### STORED DATA
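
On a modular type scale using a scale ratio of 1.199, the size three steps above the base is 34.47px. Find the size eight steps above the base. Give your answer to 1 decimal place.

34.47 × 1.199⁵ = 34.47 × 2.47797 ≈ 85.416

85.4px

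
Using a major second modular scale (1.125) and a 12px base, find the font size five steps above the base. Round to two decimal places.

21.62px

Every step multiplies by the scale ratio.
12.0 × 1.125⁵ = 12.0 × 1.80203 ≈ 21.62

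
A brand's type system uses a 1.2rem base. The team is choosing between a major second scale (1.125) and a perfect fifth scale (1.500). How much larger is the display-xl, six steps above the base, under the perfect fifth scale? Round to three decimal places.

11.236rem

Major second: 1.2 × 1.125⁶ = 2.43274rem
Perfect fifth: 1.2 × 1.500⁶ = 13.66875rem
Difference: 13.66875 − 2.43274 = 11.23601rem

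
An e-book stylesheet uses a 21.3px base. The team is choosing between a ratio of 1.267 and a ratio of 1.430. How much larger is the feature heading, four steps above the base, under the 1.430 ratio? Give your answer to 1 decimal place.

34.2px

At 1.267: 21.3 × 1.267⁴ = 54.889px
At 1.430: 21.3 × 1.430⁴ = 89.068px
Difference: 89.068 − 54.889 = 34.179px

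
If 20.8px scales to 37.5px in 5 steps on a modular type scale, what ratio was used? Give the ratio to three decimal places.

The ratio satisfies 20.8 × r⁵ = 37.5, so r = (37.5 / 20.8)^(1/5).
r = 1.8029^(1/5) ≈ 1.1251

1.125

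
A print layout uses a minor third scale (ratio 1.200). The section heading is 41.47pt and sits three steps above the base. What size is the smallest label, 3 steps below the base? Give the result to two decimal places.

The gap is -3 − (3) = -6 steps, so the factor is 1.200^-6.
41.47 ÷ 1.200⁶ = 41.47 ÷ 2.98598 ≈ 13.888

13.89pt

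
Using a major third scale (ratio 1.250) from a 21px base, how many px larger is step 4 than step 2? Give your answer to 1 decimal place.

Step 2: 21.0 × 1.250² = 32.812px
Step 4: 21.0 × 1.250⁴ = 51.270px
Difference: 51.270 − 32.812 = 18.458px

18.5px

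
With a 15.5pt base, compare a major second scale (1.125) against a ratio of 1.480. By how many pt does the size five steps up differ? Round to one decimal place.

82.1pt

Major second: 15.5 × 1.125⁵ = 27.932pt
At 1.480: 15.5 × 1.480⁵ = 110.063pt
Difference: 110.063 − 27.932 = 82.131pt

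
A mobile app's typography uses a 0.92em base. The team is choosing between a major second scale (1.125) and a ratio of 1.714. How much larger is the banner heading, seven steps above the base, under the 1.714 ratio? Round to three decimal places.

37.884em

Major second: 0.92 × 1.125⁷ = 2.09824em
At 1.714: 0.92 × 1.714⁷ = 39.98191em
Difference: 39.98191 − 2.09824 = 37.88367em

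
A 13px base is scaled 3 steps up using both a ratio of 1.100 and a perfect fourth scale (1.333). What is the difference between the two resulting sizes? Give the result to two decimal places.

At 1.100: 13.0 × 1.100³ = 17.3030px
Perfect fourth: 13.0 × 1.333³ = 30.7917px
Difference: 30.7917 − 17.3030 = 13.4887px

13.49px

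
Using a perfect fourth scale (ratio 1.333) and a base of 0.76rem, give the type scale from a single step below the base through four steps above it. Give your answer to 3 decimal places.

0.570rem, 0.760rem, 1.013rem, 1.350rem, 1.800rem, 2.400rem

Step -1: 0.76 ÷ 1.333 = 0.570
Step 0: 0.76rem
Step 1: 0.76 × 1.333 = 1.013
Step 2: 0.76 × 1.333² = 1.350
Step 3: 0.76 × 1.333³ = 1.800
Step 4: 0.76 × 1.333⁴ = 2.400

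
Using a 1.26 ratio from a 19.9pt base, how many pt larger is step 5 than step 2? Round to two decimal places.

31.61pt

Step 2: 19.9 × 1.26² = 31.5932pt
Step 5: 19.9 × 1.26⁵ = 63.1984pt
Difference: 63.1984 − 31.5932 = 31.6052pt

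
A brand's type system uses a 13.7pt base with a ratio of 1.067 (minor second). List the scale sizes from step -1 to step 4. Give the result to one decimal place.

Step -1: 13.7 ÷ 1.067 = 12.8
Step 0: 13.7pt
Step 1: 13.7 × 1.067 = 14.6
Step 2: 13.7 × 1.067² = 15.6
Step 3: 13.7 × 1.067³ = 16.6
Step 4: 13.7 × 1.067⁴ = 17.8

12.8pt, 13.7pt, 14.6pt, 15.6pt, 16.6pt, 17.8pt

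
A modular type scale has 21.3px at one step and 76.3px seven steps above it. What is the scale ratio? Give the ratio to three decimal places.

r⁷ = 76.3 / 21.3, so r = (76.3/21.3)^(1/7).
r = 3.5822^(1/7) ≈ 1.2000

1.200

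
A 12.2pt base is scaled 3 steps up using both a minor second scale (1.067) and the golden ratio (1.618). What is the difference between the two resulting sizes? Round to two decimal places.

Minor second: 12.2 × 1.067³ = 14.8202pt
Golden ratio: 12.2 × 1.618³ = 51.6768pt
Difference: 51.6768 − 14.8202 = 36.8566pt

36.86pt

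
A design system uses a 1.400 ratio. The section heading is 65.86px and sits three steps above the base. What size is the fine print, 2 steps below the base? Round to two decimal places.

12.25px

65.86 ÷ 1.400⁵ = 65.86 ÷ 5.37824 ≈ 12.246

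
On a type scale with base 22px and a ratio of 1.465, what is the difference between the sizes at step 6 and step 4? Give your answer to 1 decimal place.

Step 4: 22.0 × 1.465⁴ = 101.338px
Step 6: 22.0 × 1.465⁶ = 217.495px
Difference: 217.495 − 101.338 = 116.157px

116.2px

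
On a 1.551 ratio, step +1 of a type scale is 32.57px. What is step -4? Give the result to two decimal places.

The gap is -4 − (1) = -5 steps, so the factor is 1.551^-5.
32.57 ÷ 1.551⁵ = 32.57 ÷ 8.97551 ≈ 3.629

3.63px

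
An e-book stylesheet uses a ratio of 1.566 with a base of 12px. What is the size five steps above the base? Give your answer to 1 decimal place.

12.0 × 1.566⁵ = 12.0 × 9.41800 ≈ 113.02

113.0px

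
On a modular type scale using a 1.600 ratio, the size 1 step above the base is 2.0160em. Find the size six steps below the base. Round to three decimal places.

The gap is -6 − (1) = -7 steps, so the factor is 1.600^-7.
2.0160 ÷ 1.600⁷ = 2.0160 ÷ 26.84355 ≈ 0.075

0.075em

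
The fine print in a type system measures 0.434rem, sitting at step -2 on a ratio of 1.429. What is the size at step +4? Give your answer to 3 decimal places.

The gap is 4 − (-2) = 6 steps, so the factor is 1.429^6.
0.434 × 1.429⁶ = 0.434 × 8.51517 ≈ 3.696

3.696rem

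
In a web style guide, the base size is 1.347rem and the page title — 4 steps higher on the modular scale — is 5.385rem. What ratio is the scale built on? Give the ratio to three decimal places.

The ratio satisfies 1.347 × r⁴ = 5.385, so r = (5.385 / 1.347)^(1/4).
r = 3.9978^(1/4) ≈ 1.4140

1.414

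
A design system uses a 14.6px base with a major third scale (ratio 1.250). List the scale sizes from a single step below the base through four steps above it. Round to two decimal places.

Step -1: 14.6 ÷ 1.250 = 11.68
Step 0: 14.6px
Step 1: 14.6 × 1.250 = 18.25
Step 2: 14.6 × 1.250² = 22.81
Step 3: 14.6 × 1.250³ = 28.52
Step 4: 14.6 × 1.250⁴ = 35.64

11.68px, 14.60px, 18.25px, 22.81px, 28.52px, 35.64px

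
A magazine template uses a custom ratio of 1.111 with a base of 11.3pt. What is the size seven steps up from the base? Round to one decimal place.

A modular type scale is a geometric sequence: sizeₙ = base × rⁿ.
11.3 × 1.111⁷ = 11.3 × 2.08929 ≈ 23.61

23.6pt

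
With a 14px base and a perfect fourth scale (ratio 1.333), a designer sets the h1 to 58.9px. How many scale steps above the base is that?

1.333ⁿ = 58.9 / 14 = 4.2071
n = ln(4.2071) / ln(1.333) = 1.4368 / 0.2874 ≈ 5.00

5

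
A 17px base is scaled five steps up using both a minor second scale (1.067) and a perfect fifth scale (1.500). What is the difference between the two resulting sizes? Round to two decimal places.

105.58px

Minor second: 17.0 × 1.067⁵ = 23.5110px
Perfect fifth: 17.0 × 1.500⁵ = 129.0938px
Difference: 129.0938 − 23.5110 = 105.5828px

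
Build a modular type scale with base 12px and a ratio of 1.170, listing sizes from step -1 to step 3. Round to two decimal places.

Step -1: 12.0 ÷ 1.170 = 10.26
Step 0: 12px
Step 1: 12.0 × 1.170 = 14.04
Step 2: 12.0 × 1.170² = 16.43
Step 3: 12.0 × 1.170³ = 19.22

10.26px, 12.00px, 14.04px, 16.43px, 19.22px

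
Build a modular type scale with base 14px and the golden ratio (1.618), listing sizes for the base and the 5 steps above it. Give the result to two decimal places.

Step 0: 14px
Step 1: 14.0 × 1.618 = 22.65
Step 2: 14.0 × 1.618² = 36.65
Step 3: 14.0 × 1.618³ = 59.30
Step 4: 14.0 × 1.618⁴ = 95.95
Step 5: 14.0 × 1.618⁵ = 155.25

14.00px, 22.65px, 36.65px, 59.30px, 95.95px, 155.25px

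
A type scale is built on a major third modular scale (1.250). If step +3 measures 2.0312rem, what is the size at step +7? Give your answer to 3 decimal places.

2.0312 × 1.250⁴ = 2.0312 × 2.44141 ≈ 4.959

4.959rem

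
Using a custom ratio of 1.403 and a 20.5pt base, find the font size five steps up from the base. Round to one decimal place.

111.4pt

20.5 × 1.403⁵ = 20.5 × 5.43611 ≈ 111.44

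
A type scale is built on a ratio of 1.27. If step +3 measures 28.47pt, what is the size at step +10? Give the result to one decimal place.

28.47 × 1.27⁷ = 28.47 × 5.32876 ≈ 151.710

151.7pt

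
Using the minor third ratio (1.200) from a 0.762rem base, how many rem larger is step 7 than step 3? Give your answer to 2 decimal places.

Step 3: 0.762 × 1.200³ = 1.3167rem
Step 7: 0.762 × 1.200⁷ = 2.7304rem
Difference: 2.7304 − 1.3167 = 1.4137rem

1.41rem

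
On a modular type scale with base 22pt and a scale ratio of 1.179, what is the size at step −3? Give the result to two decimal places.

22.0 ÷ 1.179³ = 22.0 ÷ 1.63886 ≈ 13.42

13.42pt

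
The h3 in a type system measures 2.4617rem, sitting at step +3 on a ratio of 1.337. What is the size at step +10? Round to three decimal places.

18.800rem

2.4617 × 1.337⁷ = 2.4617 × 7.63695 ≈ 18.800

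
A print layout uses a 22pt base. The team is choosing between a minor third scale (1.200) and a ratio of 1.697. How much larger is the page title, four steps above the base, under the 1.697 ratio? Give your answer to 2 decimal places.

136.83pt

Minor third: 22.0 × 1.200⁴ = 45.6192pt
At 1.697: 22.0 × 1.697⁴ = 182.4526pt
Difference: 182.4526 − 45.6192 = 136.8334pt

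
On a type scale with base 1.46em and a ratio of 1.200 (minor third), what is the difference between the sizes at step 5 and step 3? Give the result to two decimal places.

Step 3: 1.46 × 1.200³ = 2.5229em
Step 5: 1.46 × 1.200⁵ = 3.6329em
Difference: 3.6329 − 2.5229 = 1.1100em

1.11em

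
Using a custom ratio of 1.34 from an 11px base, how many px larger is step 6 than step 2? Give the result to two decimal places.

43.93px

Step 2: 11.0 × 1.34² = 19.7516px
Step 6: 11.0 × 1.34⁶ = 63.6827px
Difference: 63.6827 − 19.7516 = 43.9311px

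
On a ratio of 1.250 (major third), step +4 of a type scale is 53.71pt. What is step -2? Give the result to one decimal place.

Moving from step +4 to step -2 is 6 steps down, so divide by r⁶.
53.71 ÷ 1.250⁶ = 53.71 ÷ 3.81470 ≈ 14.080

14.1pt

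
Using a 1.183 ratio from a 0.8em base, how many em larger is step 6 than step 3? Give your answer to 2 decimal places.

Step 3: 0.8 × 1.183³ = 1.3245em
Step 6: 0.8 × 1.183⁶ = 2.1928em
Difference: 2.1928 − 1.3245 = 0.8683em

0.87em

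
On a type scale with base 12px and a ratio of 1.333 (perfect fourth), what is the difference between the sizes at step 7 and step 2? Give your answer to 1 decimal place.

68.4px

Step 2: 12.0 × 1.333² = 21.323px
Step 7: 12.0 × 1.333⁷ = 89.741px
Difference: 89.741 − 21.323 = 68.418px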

### BRIEF
Your answer must be the lines from the one containing "Using a 1.183" through the last line of the entries, copied exactly, with no other lines.

### SOLUTION TO THIS PROBLEM
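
Using a 1.183 ratio from a 0.8em base, how many em larger is step 6 than step 3? Give your answer to 2 decimal places.

Step 3: 0.8 × 1.183³ = 1.3245em
Step 6: 0.8 × 1.183⁶ = 2.1928em
Difference: 2.1928 − 1.3245 = 0.8683em

0.87em

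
On a type scale with base 12px and a ratio of 1.333 (perfect fourth), what is the difference between the sizes at step 7 and step 2? Give your answer to 1 decimal place.

68.4px

Step 2: 12.0 × 1.333² = 21.323px
Step 7: 12.0 × 1.333⁷ = 89.741px
Difference: 89.741 − 21.323 = 68.418px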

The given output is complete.